TASK DIRECTIONS:
Reproduce the entries. Match every word.

* * * * *

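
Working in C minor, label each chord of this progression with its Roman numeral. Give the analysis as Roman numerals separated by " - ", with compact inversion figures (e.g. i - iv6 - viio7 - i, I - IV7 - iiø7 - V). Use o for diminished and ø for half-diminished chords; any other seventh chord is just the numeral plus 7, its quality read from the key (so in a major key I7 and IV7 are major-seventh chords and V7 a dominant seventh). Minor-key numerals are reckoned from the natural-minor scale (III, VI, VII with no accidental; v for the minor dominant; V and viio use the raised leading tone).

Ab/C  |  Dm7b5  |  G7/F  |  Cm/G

VI6 - iiø7 - V42 - i64

Ab/C: root Ab is the submediant; major triad there is VI6.
Dm7b5: half-diminished seventh chord on D = scale degree 2 → iiø7.
G7/F: root G is the dominant; dominant seventh chord there is V42.
Cm/G: root C is the tonic; minor triad there is i64.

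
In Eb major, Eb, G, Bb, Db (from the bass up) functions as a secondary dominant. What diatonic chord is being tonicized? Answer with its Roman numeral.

IV

The chord is a dominant seventh chord on Eb.
A dominant resolves down a perfect fifth: Eb → Ab. In Eb major, Ab is scale degree 4, i.e. IV.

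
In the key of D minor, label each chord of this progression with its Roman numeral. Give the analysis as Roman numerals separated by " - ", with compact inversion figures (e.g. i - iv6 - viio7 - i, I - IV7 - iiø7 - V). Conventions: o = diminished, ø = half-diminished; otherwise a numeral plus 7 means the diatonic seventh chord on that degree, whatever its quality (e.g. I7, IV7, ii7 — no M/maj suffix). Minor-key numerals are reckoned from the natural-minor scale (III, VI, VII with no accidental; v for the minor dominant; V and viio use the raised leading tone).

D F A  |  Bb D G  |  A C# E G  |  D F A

i - iv6 - V7 - i

D-F-A has root D, degree 1 in D minor, so i.
Bb-D-G: minor triad on G = scale degree 4 → iv6.
A-C#-E-G has root A, degree 5 in D minor, so V7.
D-F-A: minor triad on D = scale degree 1 → i.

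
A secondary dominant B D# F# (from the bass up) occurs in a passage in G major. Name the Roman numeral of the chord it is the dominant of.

vi

The chord is a major triad on B.
A dominant resolves down a perfect fifth: B → E. In G major, E is scale degree 6, i.e. vi.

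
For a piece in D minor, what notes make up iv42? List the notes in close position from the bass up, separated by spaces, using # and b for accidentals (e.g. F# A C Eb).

In D minor, the subdominant is G, and the diatonic chord built there is a minor seventh chord.
Stacking thirds from G gives G-Bb-D-F.
With the 42 figure the chord is in third inversion; from the bass F upward in close position it reads F-G-Bb-D.

F G Bb D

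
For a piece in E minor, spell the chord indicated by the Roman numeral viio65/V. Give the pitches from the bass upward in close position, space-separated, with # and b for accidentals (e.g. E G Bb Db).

C# E G A#

viio65/V is a secondary leading-tone chord. The target V is B in E minor; the applied chord is rooted a semitone below, on A#.
Building a fully diminished seventh chord on A# gives A#-C#-E-G.
The figured bass 65 indicates first inversion, placing the third (C#) in the bass: C#-E-G-A#.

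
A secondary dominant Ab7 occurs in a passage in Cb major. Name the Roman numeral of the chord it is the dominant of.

The chord is a dominant seventh chord on Ab.
A dominant resolves down a perfect fifth: Ab → Db. In Cb major, Db is scale degree 2, i.e. ii.

ii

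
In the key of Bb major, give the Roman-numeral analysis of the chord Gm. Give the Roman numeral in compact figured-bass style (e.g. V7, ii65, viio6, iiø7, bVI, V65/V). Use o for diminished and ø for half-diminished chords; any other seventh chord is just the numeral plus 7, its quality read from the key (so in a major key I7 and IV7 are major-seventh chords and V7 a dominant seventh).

vi

Stacked in thirds the chord is G-Bb-D: a minor triad on G.
In Bb major, G is the submediant; the diatonic minor triad there is vi.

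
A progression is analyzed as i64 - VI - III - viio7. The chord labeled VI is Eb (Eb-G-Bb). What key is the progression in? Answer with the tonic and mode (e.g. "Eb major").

The chord Eb is a major triad rooted on Eb; its label is VI.
Counting down 5 scale steps from Eb places the tonic on G; a major triad on degree 6 is diatonic only in minor.

G minor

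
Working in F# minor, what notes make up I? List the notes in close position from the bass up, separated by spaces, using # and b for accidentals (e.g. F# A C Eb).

Scale degree 1 in F# minor is F#; here the chord built on it is altered to a major triad. I is the major tonic (Picardy third), borrowed from the parallel major.
So the chord is F#-A#-C#.

F# A# C#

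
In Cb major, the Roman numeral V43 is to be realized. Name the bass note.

V in Cb major has root Gb; the chord is Gb-Bb-Db-Fb.
The figure 43 means second inversion — the fifth is in the bass.

Db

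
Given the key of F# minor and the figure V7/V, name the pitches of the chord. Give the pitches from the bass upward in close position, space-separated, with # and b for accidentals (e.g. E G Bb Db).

The slash means an applied dominant: we want the dominant of V. In F# minor, V is C# major, and its dominant is built on G#.
Building a dominant seventh chord on G# gives G#-B#-D#-F#.

G# B# D# F#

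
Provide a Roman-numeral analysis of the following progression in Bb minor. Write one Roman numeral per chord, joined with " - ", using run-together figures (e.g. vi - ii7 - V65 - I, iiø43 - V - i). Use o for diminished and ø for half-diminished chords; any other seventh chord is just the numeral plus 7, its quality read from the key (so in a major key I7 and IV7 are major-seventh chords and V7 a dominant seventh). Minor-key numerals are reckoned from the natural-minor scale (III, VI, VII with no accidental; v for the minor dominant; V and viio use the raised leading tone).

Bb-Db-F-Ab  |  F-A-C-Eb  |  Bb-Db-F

i7 - V7 - i

Bb-Db-F-Ab: minor seventh chord on Bb = scale degree 1 → i7.
F-A-C-Eb has root F, degree 5 in Bb minor, so V7.
Bb-Db-F: minor triad on Bb = scale degree 1 → i.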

* * * * *

TASK SOLUTION:
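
Working in C minor, label each chord of this progression with its Roman numeral. Give the analysis as Roman numerals separated by " - ", with compact inversion figures (e.g. i - iv6 - viio7 - i, I - IV7 - iiø7 - V). Use o for diminished and ø for half-diminished chords; any other seventh chord is just the numeral plus 7, its quality read from the key (so in a major key I7 and IV7 are major-seventh chords and V7 a dominant seventh). Minor-key numerals are reckoned from the natural-minor scale (III, VI, VII with no accidental; v for the minor dominant; V and viio use the raised leading tone).

Ab/C  |  Dm7b5  |  G7/F  |  Cm/G

VI6 - iiø7 - V42 - i64

Ab/C: root Ab is the submediant; major triad there is VI6.
Dm7b5: half-diminished seventh chord on D = scale degree 2 → iiø7.
G7/F: root G is the dominant; dominant seventh chord there is V42.
Cm/G: root C is the tonic; minor triad there is i64.

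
In Eb major, Eb, G, Bb, Db (from the bass up) functions as a secondary dominant. What diatonic chord is being tonicized? Answer with its Roman numeral.

IV

The chord is a dominant seventh chord on Eb.
A dominant resolves down a perfect fifth: Eb → Ab. In Eb major, Ab is scale degree 4, i.e. IV.

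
In the key of D minor, label each chord of this progression with its Roman numeral. Give the analysis as Roman numerals separated by " - ", with compact inversion figures (e.g. i - iv6 - viio7 - i, I - IV7 - iiø7 - V). Conventions: o = diminished, ø = half-diminished; otherwise a numeral plus 7 means the diatonic seventh chord on that degree, whatever its quality (e.g. I7, IV7, ii7 — no M/maj suffix). Minor-key numerals are reckoned from the natural-minor scale (III, VI, VII with no accidental; v for the minor dominant; V and viio use the raised leading tone).

D F A  |  Bb D G  |  A C# E G  |  D F A

i - iv6 - V7 - i

D-F-A has root D, degree 1 in D minor, so i.
Bb-D-G: minor triad on G = scale degree 4 → iv6.
A-C#-E-G has root A, degree 5 in D minor, so V7.
D-F-A: minor triad on D = scale degree 1 → i.

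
A secondary dominant B D# F# (from the bass up) occurs in a passage in G major. Name the Roman numeral of the chord it is the dominant of.

vi

The chord is a major triad on B.
A dominant resolves down a perfect fifth: B → E. In G major, E is scale degree 6, i.e. vi.

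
For a piece in D minor, what notes make up iv42? List the notes in close position from the bass up, separated by spaces, using # and b for accidentals (e.g. F# A C Eb).

In D minor, the subdominant is G, and the diatonic chord built there is a minor seventh chord.
Stacking thirds from G gives G-Bb-D-F.
With the 42 figure the chord is in third inversion; from the bass F upward in close position it reads F-G-Bb-D.

F G Bb D

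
For a piece in E minor, spell the chord indicated by the Roman numeral viio65/V. Give the pitches from the bass upward in close position, space-separated, with # and b for accidentals (e.g. E G Bb Db).

C# E G A#

viio65/V is a secondary leading-tone chord. The target V is B in E minor; the applied chord is rooted a semitone below, on A#.
Building a fully diminished seventh chord on A# gives A#-C#-E-G.
The figured bass 65 indicates first inversion, placing the third (C#) in the bass: C#-E-G-A#.

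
A secondary dominant Ab7 occurs in a passage in Cb major. Name the Roman numeral of the chord it is the dominant of.

The chord is a dominant seventh chord on Ab.
A dominant resolves down a perfect fifth: Ab → Db. In Cb major, Db is scale degree 2, i.e. ii.

ii

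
In the key of Bb major, give the Roman-numeral analysis of the chord Gm. Give the Roman numeral in compact figured-bass style (e.g. V7, ii65, viio6, iiø7, bVI, V65/V). Use o for diminished and ø for half-diminished chords; any other seventh chord is just the numeral plus 7, its quality read from the key (so in a major key I7 and IV7 are major-seventh chords and V7 a dominant seventh).

vi

Stacked in thirds the chord is G-Bb-D: a minor triad on G.
In Bb major, G is the submediant; the diatonic minor triad there is vi.

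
A progression is analyzed as i64 - VI - III - viio7. The chord labeled VI is Eb (Eb-G-Bb). What key is the progression in? Answer with the tonic and mode (e.g. "Eb major").

The chord Eb is a major triad rooted on Eb; its label is VI.
Counting down 5 scale steps from Eb places the tonic on G; a major triad on degree 6 is diatonic only in minor.

G minor

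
Working in F# minor, what notes make up I? List the notes in close position from the bass up, separated by spaces, using # and b for accidentals (e.g. F# A C Eb).

Scale degree 1 in F# minor is F#; here the chord built on it is altered to a major triad. I is the major tonic (Picardy third), borrowed from the parallel major.
So the chord is F#-A#-C#.

F# A# C#

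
In Cb major, the Roman numeral V43 is to be realized. Name the bass note.

V in Cb major has root Gb; the chord is Gb-Bb-Db-Fb.
The figure 43 means second inversion — the fifth is in the bass.

Db

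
Given the key of F# minor and the figure V7/V, name the pitches of the chord. Give the pitches from the bass upward in close position, space-separated, with # and b for accidentals (e.g. E G Bb Db).

The slash means an applied dominant: we want the dominant of V. In F# minor, V is C# major, and its dominant is built on G#.
Building a dominant seventh chord on G# gives G#-B#-D#-F#.

G# B# D# F#

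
Provide a Roman-numeral analysis of the following progression in Bb minor. Write one Roman numeral per chord, joined with " - ", using run-together figures (e.g. vi - ii7 - V65 - I, iiø43 - V - i). Use o for diminished and ø for half-diminished chords; any other seventh chord is just the numeral plus 7, its quality read from the key (so in a major key I7 and IV7 are major-seventh chords and V7 a dominant seventh). Minor-key numerals are reckoned from the natural-minor scale (III, VI, VII with no accidental; v for the minor dominant; V and viio use the raised leading tone).

Bb-Db-F-Ab  |  F-A-C-Eb  |  Bb-Db-F

i7 - V7 - i

Bb-Db-F-Ab: minor seventh chord on Bb = scale degree 1 → i7.
F-A-C-Eb has root F, degree 5 in Bb minor, so V7.
Bb-Db-F: minor triad on Bb = scale degree 1 → i.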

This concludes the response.